[Stored data entries]
★ ★ ★

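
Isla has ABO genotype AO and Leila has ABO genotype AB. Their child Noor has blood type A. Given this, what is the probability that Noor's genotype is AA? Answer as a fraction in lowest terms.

Cross AO × AB → 1/4 AA, 1/4 AB, 1/4 AO, 1/4 BO.
Type-A genotypes among offspring: AA (1/4), AO (1/4); total 1/2.
P(AA | type A) = (1/4) / (1/2) = 1/2.

1/2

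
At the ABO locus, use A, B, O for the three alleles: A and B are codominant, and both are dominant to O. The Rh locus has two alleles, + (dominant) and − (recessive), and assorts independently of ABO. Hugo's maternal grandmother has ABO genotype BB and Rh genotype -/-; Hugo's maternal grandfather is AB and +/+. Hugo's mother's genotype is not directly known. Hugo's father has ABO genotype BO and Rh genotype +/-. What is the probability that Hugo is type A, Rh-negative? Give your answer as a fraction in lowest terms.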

★ ★ ★

- _ASSIGNED TASK_
Return every line above exactly.

- _WRITTEN RESPONSE_
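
Isla has ABO genotype AO and Leila has ABO genotype AB. Their child Noor has blood type A. Given this, what is the probability that Noor's genotype is AA? Answer as a fraction in lowest terms.

Cross AO × AB → 1/4 AA, 1/4 AB, 1/4 AO, 1/4 BO.
Type-A genotypes among offspring: AA (1/4), AO (1/4); total 1/2.
P(AA | type A) = (1/4) / (1/2) = 1/2.

1/2

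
At the ABO locus, use A, B, O for the three alleles: A and B are codominant, and both are dominant to O. The Rh locus has two alleles, + (dominant) and − (recessive), and assorts independently of ABO. Hugo's maternal grandmother has ABO genotype BB and Rh genotype -/-; Hugo's maternal grandfather is AB and +/+. Hugo's mother's genotype is not directly known. Hugo's father has ABO genotype BO and Rh genotype +/-. What is the probability that Hugo is type A, Rh-negative? Give your answer as a fraction in lowest terms.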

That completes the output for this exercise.